■ DATA SUPPLIED

--*--

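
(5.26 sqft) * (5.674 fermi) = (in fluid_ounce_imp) 9.759e-11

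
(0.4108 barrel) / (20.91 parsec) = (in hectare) 1.012e-23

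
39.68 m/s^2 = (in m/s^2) 39.68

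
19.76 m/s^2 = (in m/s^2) 19.76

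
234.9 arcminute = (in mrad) 68.33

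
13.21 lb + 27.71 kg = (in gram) 3.37e+04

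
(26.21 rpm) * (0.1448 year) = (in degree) 7.181e+08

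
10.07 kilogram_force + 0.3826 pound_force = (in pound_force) 22.58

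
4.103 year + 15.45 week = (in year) 4.399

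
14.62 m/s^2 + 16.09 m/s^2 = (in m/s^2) 30.71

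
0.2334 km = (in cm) 2.334e+04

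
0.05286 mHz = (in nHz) 5.286e+04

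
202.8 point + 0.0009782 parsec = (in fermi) 3.018e+28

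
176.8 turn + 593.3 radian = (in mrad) 1.704e+06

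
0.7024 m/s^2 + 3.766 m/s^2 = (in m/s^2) 4.468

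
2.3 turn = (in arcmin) 4.968e+04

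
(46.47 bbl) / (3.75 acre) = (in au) 3.254e-15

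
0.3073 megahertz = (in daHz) 3.073e+04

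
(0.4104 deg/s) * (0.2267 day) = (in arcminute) 4.823e+05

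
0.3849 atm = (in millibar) 390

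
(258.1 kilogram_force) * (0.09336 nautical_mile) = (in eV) 2.731e+24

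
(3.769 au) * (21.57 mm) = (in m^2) 1.216e+10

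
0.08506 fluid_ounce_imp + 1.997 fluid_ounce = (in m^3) 6.148e-05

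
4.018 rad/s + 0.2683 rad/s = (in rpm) 40.93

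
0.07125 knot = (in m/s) 0.03665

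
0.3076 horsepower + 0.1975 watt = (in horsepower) 0.3079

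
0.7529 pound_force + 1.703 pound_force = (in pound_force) 2.456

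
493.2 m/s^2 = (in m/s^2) 493.2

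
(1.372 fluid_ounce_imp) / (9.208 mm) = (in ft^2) 0.04557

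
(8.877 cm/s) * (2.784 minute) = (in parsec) 4.805e-16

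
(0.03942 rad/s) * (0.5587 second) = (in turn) 0.003505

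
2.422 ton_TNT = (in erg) 1.013e+17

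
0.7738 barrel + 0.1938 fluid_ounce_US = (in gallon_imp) 27.06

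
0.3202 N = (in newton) 0.3202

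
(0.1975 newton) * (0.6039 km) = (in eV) 7.444e+20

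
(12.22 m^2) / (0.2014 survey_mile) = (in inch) 1.484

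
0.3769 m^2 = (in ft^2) 4.057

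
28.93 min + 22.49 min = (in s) 3085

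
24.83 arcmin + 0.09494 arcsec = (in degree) 0.4139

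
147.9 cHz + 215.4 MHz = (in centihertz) 2.154e+10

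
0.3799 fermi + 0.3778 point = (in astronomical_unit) 8.909e-16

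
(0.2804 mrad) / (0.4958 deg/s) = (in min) 0.0005401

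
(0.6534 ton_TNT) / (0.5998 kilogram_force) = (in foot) 1.525e+09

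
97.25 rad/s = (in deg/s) 5572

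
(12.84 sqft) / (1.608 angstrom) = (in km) 7.418e+06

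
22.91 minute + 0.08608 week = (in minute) 890.6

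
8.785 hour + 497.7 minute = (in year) 0.00195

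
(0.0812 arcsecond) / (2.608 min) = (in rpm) 2.402e-08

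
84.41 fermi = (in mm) 8.441e-11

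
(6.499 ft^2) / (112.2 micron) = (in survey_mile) 3.344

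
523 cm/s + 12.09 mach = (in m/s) 4122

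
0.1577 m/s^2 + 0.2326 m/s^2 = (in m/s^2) 0.3903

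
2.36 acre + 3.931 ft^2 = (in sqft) 1.028e+05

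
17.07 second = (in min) 0.2845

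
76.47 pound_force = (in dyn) 3.402e+07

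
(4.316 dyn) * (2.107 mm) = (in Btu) 8.619e-11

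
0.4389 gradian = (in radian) 0.006894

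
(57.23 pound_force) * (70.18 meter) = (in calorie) 4270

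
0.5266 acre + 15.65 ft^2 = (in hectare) 0.2133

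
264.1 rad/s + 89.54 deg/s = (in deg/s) 1.522e+04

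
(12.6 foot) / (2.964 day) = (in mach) 4.404e-08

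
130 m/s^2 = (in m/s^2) 130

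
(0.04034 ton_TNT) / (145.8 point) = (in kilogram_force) 3.346e+08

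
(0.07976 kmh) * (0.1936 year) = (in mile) 84.05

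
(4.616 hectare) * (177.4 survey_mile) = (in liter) 1.318e+13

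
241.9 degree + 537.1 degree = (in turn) 2.164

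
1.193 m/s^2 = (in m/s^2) 1.193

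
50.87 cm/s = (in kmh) 1.831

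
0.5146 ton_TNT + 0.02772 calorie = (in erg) 2.153e+16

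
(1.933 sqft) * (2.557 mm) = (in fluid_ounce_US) 15.53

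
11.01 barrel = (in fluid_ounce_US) 5.919e+04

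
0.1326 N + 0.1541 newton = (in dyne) 2.867e+04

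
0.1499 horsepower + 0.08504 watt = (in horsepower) 0.15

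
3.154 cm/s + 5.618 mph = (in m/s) 2.543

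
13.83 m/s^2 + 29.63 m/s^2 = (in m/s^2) 43.46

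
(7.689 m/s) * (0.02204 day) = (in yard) 1.601e+04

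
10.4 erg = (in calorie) 2.486e-07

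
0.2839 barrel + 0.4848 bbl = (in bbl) 0.7687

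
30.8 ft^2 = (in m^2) 2.861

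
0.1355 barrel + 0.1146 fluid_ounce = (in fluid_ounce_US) 728.6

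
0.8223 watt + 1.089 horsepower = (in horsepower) 1.09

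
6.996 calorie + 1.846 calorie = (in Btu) 0.03506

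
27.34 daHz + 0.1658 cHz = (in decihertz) 2734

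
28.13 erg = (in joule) 2.813e-06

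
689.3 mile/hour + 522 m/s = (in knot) 1614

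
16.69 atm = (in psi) 245.3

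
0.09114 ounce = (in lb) 0.005696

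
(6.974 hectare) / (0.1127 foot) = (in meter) 2.03e+06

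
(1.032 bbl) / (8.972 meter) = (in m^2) 0.01829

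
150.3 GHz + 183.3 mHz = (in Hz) 1.503e+11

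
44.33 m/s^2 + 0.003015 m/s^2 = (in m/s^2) 44.33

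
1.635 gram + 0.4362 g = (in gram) 2.071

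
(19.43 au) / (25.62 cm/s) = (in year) 3.598e+05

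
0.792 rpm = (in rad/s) 0.08294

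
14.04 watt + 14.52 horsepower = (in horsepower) 14.54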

--*--

■ REQUIREMENT
Every entry above should be duplicated exactly.

■ ANSWER AREA
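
(5.26 sqft) * (5.674 fermi) = (in fluid_ounce_imp) 9.759e-11

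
(0.4108 barrel) / (20.91 parsec) = (in hectare) 1.012e-23

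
39.68 m/s^2 = (in m/s^2) 39.68

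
19.76 m/s^2 = (in m/s^2) 19.76

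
234.9 arcminute = (in mrad) 68.33

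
13.21 lb + 27.71 kg = (in gram) 3.37e+04

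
(26.21 rpm) * (0.1448 year) = (in degree) 7.181e+08

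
10.07 kilogram_force + 0.3826 pound_force = (in pound_force) 22.58

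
4.103 year + 15.45 week = (in year) 4.399

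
14.62 m/s^2 + 16.09 m/s^2 = (in m/s^2) 30.71

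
0.2334 km = (in cm) 2.334e+04

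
0.05286 mHz = (in nHz) 5.286e+04

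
202.8 point + 0.0009782 parsec = (in fermi) 3.018e+28

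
176.8 turn + 593.3 radian = (in mrad) 1.704e+06

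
0.7024 m/s^2 + 3.766 m/s^2 = (in m/s^2) 4.468

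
2.3 turn = (in arcmin) 4.968e+04

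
(46.47 bbl) / (3.75 acre) = (in au) 3.254e-15

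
0.3073 megahertz = (in daHz) 3.073e+04

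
(0.4104 deg/s) * (0.2267 day) = (in arcminute) 4.823e+05

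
0.3849 atm = (in millibar) 390

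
(258.1 kilogram_force) * (0.09336 nautical_mile) = (in eV) 2.731e+24

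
(3.769 au) * (21.57 mm) = (in m^2) 1.216e+10

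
0.08506 fluid_ounce_imp + 1.997 fluid_ounce = (in m^3) 6.148e-05

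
4.018 rad/s + 0.2683 rad/s = (in rpm) 40.93

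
0.07125 knot = (in m/s) 0.03665

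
0.3076 horsepower + 0.1975 watt = (in horsepower) 0.3079

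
0.7529 pound_force + 1.703 pound_force = (in pound_force) 2.456

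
493.2 m/s^2 = (in m/s^2) 493.2

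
(1.372 fluid_ounce_imp) / (9.208 mm) = (in ft^2) 0.04557

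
(8.877 cm/s) * (2.784 minute) = (in parsec) 4.805e-16

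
(0.03942 rad/s) * (0.5587 second) = (in turn) 0.003505

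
2.422 ton_TNT = (in erg) 1.013e+17

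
0.7738 barrel + 0.1938 fluid_ounce_US = (in gallon_imp) 27.06

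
0.3202 N = (in newton) 0.3202

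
(0.1975 newton) * (0.6039 km) = (in eV) 7.444e+20

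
(12.22 m^2) / (0.2014 survey_mile) = (in inch) 1.484

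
0.3769 m^2 = (in ft^2) 4.057

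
28.93 min + 22.49 min = (in s) 3085

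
24.83 arcmin + 0.09494 arcsec = (in degree) 0.4139

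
147.9 cHz + 215.4 MHz = (in centihertz) 2.154e+10

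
0.3799 fermi + 0.3778 point = (in astronomical_unit) 8.909e-16

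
(0.2804 mrad) / (0.4958 deg/s) = (in min) 0.0005401

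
(0.6534 ton_TNT) / (0.5998 kilogram_force) = (in foot) 1.525e+09

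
97.25 rad/s = (in deg/s) 5572

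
(12.84 sqft) / (1.608 angstrom) = (in km) 7.418e+06

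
22.91 minute + 0.08608 week = (in minute) 890.6

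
8.785 hour + 497.7 minute = (in year) 0.00195

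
(0.0812 arcsecond) / (2.608 min) = (in rpm) 2.402e-08

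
84.41 fermi = (in mm) 8.441e-11

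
(6.499 ft^2) / (112.2 micron) = (in survey_mile) 3.344

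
523 cm/s + 12.09 mach = (in m/s) 4122

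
0.1577 m/s^2 + 0.2326 m/s^2 = (in m/s^2) 0.3903

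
2.36 acre + 3.931 ft^2 = (in sqft) 1.028e+05

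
17.07 second = (in min) 0.2845

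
76.47 pound_force = (in dyn) 3.402e+07

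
(4.316 dyn) * (2.107 mm) = (in Btu) 8.619e-11

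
0.4389 gradian = (in radian) 0.006894

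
(57.23 pound_force) * (70.18 meter) = (in calorie) 4270

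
0.5266 acre + 15.65 ft^2 = (in hectare) 0.2133

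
264.1 rad/s + 89.54 deg/s = (in deg/s) 1.522e+04

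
(12.6 foot) / (2.964 day) = (in mach) 4.404e-08

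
130 m/s^2 = (in m/s^2) 130

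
(0.04034 ton_TNT) / (145.8 point) = (in kilogram_force) 3.346e+08

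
(0.07976 kmh) * (0.1936 year) = (in mile) 84.05

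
(4.616 hectare) * (177.4 survey_mile) = (in liter) 1.318e+13

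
241.9 degree + 537.1 degree = (in turn) 2.164

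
1.193 m/s^2 = (in m/s^2) 1.193

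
50.87 cm/s = (in kmh) 1.831

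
0.5146 ton_TNT + 0.02772 calorie = (in erg) 2.153e+16

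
(1.933 sqft) * (2.557 mm) = (in fluid_ounce_US) 15.53

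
11.01 barrel = (in fluid_ounce_US) 5.919e+04

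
0.1326 N + 0.1541 newton = (in dyne) 2.867e+04

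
0.1499 horsepower + 0.08504 watt = (in horsepower) 0.15

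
3.154 cm/s + 5.618 mph = (in m/s) 2.543

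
13.83 m/s^2 + 29.63 m/s^2 = (in m/s^2) 43.46

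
(7.689 m/s) * (0.02204 day) = (in yard) 1.601e+04

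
10.4 erg = (in calorie) 2.486e-07

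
0.2839 barrel + 0.4848 bbl = (in bbl) 0.7687

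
30.8 ft^2 = (in m^2) 2.861

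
0.1355 barrel + 0.1146 fluid_ounce = (in fluid_ounce_US) 728.6

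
0.8223 watt + 1.089 horsepower = (in horsepower) 1.09

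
6.996 calorie + 1.846 calorie = (in Btu) 0.03506

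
27.34 daHz + 0.1658 cHz = (in decihertz) 2734

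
28.13 erg = (in joule) 2.813e-06

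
689.3 mile/hour + 522 m/s = (in knot) 1614

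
16.69 atm = (in psi) 245.3

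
0.09114 ounce = (in lb) 0.005696

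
(6.974 hectare) / (0.1127 foot) = (in meter) 2.03e+06

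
(1.032 bbl) / (8.972 meter) = (in m^2) 0.01829

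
150.3 GHz + 183.3 mHz = (in Hz) 1.503e+11

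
44.33 m/s^2 + 0.003015 m/s^2 = (in m/s^2) 44.33

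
1.635 gram + 0.4362 g = (in gram) 2.071

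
(19.43 au) / (25.62 cm/s) = (in year) 3.598e+05

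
0.792 rpm = (in rad/s) 0.08294

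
14.04 watt + 14.52 horsepower = (in horsepower) 14.54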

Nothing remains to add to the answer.